* _TASK OBJECTIVE_: In the data below, find the line that contains "20 CPU-hours of" and the line that contains "- J6: first". Copy both, plus every line between them, exactly.

* _PROVIDED INFORMATION_:
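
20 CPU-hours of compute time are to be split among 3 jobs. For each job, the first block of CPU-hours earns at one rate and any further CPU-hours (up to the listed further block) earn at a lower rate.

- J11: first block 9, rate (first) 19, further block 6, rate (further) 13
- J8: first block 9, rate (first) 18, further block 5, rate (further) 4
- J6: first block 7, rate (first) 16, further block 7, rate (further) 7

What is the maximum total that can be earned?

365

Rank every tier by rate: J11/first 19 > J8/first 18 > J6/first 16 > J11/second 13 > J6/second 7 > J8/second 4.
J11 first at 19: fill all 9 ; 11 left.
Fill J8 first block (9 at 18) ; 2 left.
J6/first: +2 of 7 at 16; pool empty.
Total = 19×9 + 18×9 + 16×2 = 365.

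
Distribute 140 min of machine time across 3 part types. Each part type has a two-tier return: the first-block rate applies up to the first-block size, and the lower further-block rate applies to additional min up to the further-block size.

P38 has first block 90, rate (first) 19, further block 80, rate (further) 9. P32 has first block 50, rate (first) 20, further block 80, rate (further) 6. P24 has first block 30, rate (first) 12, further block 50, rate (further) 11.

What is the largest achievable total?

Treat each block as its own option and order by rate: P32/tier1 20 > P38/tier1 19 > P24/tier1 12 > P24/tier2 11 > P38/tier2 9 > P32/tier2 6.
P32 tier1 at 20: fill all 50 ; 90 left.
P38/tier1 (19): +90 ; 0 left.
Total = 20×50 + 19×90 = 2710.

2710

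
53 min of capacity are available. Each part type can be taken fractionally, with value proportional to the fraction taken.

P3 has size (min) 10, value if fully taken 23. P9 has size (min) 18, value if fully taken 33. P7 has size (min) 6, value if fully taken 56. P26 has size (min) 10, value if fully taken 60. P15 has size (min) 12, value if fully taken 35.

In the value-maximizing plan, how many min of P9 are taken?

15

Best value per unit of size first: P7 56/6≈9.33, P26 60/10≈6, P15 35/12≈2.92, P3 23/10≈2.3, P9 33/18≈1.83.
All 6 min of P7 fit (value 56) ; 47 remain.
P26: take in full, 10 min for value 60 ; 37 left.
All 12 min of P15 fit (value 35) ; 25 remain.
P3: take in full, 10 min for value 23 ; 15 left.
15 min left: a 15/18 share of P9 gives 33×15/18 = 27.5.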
...
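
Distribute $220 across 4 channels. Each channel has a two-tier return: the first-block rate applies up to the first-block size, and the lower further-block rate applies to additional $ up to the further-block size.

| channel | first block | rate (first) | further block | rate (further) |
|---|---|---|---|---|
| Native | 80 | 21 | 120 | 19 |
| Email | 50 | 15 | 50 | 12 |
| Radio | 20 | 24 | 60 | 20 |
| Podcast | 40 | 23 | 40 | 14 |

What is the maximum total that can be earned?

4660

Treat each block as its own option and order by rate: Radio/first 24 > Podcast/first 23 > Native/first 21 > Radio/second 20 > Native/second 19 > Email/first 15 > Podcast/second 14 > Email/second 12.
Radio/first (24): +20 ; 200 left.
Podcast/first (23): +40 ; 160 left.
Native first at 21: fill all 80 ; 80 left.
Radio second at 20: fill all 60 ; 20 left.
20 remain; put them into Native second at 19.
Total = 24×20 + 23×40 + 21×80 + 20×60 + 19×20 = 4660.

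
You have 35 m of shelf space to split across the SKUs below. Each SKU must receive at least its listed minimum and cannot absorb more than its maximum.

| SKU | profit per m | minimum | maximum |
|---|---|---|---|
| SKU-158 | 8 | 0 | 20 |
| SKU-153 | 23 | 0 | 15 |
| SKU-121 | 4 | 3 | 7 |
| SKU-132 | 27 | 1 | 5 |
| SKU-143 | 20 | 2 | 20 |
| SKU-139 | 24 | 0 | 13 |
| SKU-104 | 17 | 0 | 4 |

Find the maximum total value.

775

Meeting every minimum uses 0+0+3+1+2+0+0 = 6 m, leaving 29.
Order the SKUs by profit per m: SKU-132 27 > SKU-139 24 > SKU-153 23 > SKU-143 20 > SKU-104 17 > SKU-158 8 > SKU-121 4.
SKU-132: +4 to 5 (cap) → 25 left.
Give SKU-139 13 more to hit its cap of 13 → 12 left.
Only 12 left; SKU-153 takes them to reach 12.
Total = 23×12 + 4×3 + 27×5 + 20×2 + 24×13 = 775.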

* _SOLUTION TO THE PROBLEM_:
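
20 CPU-hours of compute time are to be split among 3 jobs. For each job, the first block of CPU-hours earns at one rate and any further CPU-hours (up to the listed further block) earn at a lower rate.

- J11: first block 9, rate (first) 19, further block 6, rate (further) 13
- J8: first block 9, rate (first) 18, further block 5, rate (further) 4
- J6: first block 7, rate (first) 16, further block 7, rate (further) 7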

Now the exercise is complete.